§ **About this task**: Below are entries. Copy exactly the lines running from the line that holds "Let M be a deterministic" to the line that holds "(q_3, b, Z) → (q_2, ε)", with both ends included.

(Saved data entries)
*-*-*

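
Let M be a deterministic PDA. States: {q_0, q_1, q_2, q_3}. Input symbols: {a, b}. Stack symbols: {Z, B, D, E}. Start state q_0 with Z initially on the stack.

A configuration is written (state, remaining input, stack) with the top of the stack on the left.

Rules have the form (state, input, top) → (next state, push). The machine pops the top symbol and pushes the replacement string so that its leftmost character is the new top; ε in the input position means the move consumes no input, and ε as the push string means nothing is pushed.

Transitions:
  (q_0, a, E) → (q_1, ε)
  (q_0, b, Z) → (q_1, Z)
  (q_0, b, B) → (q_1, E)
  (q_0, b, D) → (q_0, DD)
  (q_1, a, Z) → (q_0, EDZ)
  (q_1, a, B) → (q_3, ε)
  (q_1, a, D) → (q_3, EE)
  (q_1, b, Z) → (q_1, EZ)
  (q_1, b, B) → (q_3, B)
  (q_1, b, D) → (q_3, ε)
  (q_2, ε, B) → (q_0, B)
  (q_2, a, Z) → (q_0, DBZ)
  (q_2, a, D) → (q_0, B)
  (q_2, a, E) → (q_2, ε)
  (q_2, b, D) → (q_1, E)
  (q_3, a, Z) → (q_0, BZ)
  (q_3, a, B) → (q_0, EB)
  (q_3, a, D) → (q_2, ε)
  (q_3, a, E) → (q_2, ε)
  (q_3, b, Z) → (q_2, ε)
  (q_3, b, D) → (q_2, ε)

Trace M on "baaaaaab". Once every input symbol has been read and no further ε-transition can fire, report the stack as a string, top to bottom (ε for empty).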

*-*-*

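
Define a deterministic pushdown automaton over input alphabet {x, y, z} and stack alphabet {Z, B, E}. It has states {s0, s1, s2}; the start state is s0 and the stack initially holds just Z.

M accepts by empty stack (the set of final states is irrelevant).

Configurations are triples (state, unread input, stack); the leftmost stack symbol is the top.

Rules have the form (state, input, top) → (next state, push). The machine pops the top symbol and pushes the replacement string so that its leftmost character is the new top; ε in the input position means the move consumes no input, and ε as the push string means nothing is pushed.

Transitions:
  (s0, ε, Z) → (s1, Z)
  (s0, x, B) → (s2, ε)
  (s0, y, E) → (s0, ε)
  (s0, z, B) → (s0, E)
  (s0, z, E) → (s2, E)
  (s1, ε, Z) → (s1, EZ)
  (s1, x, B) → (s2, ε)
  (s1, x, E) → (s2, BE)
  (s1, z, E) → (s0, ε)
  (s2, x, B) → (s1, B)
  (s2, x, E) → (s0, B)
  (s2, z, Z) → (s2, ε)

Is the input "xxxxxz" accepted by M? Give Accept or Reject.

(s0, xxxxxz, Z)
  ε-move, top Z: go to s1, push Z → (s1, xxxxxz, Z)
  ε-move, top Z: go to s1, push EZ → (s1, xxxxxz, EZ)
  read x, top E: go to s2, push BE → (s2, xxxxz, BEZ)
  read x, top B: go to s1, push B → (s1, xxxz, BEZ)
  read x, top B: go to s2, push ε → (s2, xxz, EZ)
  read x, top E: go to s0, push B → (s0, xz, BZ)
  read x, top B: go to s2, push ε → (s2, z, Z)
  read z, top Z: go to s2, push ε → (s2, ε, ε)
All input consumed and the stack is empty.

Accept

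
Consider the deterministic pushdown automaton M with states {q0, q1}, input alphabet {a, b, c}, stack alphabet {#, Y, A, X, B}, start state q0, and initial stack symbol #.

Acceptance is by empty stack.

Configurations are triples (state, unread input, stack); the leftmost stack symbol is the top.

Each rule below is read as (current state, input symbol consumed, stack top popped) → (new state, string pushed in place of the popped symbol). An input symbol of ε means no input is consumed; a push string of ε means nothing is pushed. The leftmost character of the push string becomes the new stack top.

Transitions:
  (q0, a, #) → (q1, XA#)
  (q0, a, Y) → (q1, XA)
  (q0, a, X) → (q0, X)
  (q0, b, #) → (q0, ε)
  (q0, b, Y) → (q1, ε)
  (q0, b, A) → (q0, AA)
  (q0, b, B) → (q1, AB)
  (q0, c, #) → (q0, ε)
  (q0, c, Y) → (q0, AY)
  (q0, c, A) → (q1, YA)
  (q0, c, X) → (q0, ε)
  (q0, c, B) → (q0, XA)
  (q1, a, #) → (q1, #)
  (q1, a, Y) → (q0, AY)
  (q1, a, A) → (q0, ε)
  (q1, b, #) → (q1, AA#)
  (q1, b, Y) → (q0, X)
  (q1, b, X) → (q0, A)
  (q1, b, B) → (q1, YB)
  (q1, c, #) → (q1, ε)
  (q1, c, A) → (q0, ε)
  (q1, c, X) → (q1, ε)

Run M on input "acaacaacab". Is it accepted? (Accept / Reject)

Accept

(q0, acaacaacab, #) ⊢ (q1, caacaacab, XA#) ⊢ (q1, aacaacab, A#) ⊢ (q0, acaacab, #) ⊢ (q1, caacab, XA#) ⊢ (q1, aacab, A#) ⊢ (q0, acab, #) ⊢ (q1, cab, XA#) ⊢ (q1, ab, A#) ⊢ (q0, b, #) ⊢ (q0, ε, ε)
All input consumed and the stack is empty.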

*-*-*

§ **Answer box**:
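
Let M be a deterministic PDA. States: {q_0, q_1, q_2, q_3}. Input symbols: {a, b}. Stack symbols: {Z, B, D, E}. Start state q_0 with Z initially on the stack.

A configuration is written (state, remaining input, stack) with the top of the stack on the left.

Rules have the form (state, input, top) → (next state, push). The machine pops the top symbol and pushes the replacement string so that its leftmost character is the new top; ε in the input position means the move consumes no input, and ε as the push string means nothing is pushed.

Transitions:
  (q_0, a, E) → (q_1, ε)
  (q_0, b, Z) → (q_1, Z)
  (q_0, b, B) → (q_1, E)
  (q_0, b, D) → (q_0, DD)
  (q_1, a, Z) → (q_0, EDZ)
  (q_1, a, B) → (q_3, ε)
  (q_1, a, D) → (q_3, EE)
  (q_1, b, Z) → (q_1, EZ)
  (q_1, b, B) → (q_3, B)
  (q_1, b, D) → (q_3, ε)
  (q_2, ε, B) → (q_0, B)
  (q_2, a, Z) → (q_0, DBZ)
  (q_2, a, D) → (q_0, B)
  (q_2, a, E) → (q_2, ε)
  (q_2, b, D) → (q_1, E)
  (q_3, a, Z) → (q_0, BZ)
  (q_3, a, B) → (q_0, EB)
  (q_3, a, D) → (q_2, ε)
  (q_3, a, E) → (q_2, ε)
  (q_3, b, Z) → (q_2, ε)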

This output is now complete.